-------- EXTRACTED RECORDS --------

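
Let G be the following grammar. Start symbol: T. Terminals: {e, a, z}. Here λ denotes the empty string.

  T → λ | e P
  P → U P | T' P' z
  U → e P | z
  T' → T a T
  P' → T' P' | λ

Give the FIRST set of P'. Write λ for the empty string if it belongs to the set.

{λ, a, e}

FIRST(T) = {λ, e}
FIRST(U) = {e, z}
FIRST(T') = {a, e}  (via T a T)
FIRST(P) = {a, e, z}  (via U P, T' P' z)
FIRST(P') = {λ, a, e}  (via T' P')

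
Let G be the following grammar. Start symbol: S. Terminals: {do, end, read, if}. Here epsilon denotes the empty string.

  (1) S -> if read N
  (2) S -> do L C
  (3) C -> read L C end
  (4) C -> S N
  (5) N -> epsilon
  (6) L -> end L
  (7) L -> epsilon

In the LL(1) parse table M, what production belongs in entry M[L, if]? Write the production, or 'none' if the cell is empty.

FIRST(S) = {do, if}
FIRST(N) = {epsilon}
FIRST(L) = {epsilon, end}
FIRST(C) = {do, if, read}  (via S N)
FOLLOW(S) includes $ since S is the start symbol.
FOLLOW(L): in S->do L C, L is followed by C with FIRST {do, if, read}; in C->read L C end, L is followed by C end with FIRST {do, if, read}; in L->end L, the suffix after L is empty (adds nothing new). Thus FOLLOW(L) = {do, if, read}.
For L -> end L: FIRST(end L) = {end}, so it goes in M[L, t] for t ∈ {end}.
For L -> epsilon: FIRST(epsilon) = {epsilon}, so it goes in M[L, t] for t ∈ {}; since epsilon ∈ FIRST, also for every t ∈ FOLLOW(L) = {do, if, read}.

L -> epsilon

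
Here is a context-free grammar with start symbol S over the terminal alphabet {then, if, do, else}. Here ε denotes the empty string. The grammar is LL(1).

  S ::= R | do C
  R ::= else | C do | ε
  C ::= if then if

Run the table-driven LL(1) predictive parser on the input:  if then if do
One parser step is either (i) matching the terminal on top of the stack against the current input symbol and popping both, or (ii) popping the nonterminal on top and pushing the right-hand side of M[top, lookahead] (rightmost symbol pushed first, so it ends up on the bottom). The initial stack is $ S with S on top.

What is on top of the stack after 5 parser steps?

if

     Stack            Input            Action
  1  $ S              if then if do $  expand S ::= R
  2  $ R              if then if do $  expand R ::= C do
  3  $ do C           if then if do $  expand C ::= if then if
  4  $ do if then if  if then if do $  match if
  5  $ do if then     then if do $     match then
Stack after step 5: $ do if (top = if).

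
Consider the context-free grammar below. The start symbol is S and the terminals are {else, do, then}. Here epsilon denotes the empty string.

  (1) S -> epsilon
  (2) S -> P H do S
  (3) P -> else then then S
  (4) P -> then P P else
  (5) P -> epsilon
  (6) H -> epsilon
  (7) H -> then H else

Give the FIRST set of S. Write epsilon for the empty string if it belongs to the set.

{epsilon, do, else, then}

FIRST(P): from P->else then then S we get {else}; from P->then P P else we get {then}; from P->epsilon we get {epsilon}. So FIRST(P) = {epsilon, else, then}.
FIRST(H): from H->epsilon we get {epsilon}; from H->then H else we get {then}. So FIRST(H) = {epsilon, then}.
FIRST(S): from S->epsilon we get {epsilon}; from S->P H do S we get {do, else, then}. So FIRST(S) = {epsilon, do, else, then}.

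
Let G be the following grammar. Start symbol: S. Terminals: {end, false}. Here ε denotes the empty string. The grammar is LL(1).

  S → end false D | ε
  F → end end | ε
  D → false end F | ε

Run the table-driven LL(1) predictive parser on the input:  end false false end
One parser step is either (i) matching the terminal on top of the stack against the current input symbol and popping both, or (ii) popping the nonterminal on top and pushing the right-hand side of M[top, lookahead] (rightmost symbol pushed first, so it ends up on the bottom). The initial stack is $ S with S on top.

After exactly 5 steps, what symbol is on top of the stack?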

--------

■ **ASSIGNED TASK**
The entries above must be repeated word for word.

■ **REPLY**
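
Let G be the following grammar. Start symbol: T. Terminals: {e, a, z}. Here λ denotes the empty string.

  T → λ | e P
  P → U P | T' P' z
  U → e P | z
  T' → T a T
  P' → T' P' | λ

Give the FIRST set of P'. Write λ for the empty string if it belongs to the set.

{λ, a, e}

FIRST(T) = {λ, e}
FIRST(U) = {e, z}
FIRST(T') = {a, e}  (via T a T)
FIRST(P) = {a, e, z}  (via U P, T' P' z)
FIRST(P') = {λ, a, e}  (via T' P')

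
Let G be the following grammar. Start symbol: S. Terminals: {do, end, read, if}. Here epsilon denotes the empty string.

  (1) S -> if read N
  (2) S -> do L C
  (3) C -> read L C end
  (4) C -> S N
  (5) N -> epsilon
  (6) L -> end L
  (7) L -> epsilon

In the LL(1) parse table M, what production belongs in entry M[L, if]? Write the production, or 'none' if the cell is empty.

FIRST(S) = {do, if}
FIRST(N) = {epsilon}
FIRST(L) = {epsilon, end}
FIRST(C) = {do, if, read}  (via S N)
FOLLOW(S) includes $ since S is the start symbol.
FOLLOW(L): in S->do L C, L is followed by C with FIRST {do, if, read}; in C->read L C end, L is followed by C end with FIRST {do, if, read}; in L->end L, the suffix after L is empty (adds nothing new). Thus FOLLOW(L) = {do, if, read}.
For L -> end L: FIRST(end L) = {end}, so it goes in M[L, t] for t ∈ {end}.
For L -> epsilon: FIRST(epsilon) = {epsilon}, so it goes in M[L, t] for t ∈ {}; since epsilon ∈ FIRST, also for every t ∈ FOLLOW(L) = {do, if, read}.

L -> epsilon

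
Here is a context-free grammar with start symbol S over the terminal alphabet {then, if, do, else}. Here ε denotes the empty string. The grammar is LL(1).

  S ::= R | do C
  R ::= else | C do | ε
  C ::= if then if

Run the table-driven LL(1) predictive parser on the input:  if then if do
One parser step is either (i) matching the terminal on top of the stack against the current input symbol and popping both, or (ii) popping the nonterminal on top and pushing the right-hand side of M[top, lookahead] (rightmost symbol pushed first, so it ends up on the bottom). The initial stack is $ S with S on top.

What is on top of the stack after 5 parser steps?

if

     Stack            Input            Action
  1  $ S              if then if do $  expand S ::= R
  2  $ R              if then if do $  expand R ::= C do
  3  $ do C           if then if do $  expand C ::= if then if
  4  $ do if then if  if then if do $  match if
  5  $ do if then     then if do $     match then
Stack after step 5: $ do if (top = if).

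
Consider the context-free grammar below. The start symbol is S and the terminals are {else, do, then}. Here epsilon denotes the empty string.

  (1) S -> epsilon
  (2) S -> P H do S
  (3) P -> else then then S
  (4) P -> then P P else
  (5) P -> epsilon
  (6) H -> epsilon
  (7) H -> then H else

Give the FIRST set of S. Write epsilon for the empty string if it belongs to the set.

{epsilon, do, else, then}

FIRST(P): from P->else then then S we get {else}; from P->then P P else we get {then}; from P->epsilon we get {epsilon}. So FIRST(P) = {epsilon, else, then}.
FIRST(H): from H->epsilon we get {epsilon}; from H->then H else we get {then}. So FIRST(H) = {epsilon, then}.
FIRST(S): from S->epsilon we get {epsilon}; from S->P H do S we get {do, else, then}. So FIRST(S) = {epsilon, do, else, then}.

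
Let G be the following grammar. Start symbol: S. Terminals: {end, false}. Here ε denotes the empty string. The grammar is LL(1).

  S → end false D | ε
  F → end end | ε
  D → false end F | ε

Run the table-driven LL(1) predictive parser on the input:  end false false end
One parser step is either (i) matching the terminal on top of the stack against the current input symbol and popping both, or (ii) popping the nonterminal on top and pushing the right-hand side of M[top, lookahead] (rightmost symbol pushed first, so it ends up on the bottom). The initial stack is $ S with S on top.

After exactly 5 steps, what symbol is on top of the stack?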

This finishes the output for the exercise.